**Exercise objective**
Start at the line in the entries below that contains "Q = [1 0; 0 1]", stop at the line that contains "step 2: z = [1]", and output exactly the lines in that span, both ends included.

Dataset entries
______________________________
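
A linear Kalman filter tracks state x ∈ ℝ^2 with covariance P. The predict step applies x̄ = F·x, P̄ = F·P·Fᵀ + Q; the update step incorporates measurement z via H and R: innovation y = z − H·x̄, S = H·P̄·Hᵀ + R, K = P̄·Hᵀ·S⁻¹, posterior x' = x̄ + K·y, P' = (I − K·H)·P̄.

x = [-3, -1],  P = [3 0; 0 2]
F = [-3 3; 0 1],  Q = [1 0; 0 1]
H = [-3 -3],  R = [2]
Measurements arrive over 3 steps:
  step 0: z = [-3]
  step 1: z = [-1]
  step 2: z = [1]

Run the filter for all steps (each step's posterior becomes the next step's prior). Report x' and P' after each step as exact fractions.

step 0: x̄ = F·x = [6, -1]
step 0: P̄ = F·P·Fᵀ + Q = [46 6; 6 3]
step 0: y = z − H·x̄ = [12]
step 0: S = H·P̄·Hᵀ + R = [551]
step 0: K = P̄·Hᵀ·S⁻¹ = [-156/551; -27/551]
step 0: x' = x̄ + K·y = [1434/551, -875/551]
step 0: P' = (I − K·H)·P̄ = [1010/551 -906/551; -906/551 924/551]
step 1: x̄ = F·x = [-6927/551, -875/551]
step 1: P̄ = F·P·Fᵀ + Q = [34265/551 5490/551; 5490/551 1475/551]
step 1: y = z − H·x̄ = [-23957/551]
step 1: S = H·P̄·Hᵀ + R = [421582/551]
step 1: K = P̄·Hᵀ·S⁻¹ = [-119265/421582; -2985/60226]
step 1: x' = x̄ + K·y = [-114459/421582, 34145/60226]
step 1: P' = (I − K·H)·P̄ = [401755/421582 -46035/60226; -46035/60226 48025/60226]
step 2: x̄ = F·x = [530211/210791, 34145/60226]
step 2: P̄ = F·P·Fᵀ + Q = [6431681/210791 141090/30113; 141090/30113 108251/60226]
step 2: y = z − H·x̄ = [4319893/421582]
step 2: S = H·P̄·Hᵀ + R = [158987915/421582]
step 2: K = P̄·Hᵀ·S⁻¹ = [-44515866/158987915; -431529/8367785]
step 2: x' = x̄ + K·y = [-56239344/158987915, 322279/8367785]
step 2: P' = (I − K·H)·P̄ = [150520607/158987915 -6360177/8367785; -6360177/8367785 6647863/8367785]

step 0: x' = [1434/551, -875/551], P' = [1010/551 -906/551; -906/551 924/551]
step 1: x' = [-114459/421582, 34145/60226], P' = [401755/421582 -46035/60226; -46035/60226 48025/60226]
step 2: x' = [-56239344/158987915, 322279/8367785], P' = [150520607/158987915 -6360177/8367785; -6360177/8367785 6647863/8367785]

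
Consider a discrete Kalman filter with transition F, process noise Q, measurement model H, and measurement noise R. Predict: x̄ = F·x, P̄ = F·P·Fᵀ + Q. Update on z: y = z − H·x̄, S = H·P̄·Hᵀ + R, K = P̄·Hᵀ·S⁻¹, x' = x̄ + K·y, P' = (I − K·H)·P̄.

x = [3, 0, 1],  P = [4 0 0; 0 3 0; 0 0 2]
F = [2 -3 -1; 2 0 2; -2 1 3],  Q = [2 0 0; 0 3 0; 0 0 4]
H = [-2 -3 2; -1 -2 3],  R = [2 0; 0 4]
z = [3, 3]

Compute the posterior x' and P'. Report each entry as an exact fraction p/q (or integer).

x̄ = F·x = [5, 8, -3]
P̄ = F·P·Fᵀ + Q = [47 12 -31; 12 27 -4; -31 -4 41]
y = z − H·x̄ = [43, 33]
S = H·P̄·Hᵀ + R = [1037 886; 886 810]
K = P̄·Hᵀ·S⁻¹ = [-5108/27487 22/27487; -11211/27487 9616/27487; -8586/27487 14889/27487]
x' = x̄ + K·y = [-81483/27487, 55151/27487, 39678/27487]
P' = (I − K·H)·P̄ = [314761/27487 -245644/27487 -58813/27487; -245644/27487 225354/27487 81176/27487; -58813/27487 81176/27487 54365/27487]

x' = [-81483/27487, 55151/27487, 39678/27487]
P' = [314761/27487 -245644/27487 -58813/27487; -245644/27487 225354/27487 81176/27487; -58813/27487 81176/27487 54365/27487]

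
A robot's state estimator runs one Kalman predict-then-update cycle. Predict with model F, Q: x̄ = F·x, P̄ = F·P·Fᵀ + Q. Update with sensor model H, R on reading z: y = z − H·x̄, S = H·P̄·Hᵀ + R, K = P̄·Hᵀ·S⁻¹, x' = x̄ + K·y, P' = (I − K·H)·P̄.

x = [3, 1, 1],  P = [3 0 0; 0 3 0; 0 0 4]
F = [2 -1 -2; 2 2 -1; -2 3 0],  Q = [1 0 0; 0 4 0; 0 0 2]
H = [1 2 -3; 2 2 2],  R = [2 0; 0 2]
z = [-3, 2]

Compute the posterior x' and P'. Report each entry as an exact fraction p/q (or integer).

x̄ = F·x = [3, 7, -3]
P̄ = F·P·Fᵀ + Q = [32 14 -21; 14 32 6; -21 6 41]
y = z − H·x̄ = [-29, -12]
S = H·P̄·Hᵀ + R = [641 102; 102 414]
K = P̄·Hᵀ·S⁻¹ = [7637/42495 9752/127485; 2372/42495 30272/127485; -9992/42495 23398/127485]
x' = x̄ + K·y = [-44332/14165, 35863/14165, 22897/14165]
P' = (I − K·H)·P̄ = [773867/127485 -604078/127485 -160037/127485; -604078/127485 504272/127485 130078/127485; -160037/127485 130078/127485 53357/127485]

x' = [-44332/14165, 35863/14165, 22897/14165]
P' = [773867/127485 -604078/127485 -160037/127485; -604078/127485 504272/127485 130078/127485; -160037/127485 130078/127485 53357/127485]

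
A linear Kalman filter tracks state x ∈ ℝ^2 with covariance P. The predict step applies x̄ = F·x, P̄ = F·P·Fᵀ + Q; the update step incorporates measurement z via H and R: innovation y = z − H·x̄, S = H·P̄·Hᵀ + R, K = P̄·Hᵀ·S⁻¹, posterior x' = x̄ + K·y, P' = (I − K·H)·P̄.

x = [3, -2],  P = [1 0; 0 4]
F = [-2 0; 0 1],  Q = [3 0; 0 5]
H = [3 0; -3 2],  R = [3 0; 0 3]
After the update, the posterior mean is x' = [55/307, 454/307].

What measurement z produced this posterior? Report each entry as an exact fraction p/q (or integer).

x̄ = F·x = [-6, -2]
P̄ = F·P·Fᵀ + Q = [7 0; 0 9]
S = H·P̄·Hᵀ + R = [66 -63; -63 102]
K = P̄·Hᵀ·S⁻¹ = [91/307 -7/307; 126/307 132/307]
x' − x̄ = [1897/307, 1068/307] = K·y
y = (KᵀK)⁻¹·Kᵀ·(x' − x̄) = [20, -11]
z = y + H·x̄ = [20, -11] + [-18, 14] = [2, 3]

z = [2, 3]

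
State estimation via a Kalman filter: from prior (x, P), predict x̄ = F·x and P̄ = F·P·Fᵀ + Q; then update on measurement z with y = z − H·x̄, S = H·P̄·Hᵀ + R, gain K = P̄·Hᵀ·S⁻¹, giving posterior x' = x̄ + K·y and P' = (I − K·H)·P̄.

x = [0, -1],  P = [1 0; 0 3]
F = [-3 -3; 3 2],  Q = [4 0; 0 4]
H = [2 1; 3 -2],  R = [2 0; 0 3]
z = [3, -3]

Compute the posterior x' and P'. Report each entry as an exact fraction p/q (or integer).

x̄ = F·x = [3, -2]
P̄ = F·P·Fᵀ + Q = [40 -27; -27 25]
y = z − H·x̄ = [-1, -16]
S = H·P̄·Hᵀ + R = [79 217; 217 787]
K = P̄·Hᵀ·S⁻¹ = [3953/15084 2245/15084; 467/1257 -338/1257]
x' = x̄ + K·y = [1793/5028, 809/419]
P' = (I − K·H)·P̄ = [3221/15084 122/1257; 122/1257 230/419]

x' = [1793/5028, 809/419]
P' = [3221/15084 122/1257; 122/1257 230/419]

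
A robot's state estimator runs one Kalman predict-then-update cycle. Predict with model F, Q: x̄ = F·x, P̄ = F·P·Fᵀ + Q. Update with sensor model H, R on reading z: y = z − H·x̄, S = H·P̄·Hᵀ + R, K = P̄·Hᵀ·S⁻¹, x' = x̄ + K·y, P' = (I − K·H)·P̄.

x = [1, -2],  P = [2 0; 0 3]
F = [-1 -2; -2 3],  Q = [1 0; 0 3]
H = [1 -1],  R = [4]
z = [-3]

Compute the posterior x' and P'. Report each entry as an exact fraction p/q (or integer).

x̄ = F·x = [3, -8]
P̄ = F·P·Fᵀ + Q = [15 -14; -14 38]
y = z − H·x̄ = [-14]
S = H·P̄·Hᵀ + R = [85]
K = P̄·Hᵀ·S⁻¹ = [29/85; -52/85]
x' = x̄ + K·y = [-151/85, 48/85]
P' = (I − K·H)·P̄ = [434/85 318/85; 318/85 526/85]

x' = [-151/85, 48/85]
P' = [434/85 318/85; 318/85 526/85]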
______________________________
**Output below**
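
F = [-3 3; 0 1],  Q = [1 0; 0 1]
H = [-3 -3],  R = [2]
Measurements arrive over 3 steps:
  step 0: z = [-3]
  step 1: z = [-1]
  step 2: z = [1]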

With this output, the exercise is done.